• Collected data:
^^^^^^^^^^^^^^^^
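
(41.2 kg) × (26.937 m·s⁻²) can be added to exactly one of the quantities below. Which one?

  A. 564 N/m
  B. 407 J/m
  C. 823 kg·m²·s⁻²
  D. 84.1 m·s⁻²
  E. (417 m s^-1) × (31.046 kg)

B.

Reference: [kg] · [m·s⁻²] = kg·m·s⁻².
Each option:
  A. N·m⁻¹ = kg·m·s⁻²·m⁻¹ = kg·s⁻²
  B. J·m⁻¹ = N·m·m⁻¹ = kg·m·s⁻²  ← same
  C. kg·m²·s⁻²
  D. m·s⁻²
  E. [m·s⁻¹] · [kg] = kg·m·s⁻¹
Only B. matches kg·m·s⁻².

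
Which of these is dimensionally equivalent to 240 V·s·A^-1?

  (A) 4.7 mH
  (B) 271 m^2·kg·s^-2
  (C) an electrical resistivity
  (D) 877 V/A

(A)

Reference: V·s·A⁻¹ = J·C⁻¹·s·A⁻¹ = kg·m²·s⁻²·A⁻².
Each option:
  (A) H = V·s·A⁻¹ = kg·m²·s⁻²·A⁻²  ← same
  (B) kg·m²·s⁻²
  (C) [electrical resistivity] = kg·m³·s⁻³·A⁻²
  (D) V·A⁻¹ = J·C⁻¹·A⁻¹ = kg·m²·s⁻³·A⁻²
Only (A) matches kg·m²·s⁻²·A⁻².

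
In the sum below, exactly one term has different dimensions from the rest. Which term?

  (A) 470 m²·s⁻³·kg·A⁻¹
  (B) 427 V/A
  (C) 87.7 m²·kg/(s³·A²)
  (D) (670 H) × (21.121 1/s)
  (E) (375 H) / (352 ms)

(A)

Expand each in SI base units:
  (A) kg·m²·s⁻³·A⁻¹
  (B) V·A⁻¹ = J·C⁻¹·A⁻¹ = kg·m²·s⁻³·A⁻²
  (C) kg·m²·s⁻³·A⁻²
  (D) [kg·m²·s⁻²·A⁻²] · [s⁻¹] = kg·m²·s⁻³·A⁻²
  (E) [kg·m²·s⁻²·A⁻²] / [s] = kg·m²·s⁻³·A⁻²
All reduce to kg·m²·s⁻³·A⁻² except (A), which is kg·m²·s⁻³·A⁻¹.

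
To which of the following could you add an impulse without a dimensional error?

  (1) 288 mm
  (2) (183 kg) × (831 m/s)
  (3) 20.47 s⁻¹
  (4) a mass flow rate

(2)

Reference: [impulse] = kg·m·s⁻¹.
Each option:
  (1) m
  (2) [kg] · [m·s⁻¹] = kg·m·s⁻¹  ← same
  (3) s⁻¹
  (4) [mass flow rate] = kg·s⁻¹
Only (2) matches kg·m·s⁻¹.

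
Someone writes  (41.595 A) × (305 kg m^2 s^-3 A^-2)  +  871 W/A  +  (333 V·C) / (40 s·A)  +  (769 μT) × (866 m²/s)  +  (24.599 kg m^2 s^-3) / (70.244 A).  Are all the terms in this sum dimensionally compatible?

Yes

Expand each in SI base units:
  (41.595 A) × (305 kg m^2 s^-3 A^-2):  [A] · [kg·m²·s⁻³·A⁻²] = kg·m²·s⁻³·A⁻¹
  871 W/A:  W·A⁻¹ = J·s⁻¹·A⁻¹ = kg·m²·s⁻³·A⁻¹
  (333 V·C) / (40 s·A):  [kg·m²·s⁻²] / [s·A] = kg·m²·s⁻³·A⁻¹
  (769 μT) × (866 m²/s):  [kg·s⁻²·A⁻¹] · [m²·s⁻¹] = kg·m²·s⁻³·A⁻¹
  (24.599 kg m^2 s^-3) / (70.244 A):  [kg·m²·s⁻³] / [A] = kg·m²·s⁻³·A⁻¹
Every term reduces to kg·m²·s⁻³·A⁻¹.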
^^^^^^^^^^^^^^^^
• YOUR ASSIGNMENT: Please find how many lines in the records hold "exactly", then give that number with nothing else.

• EXERCISE ANSWER: 2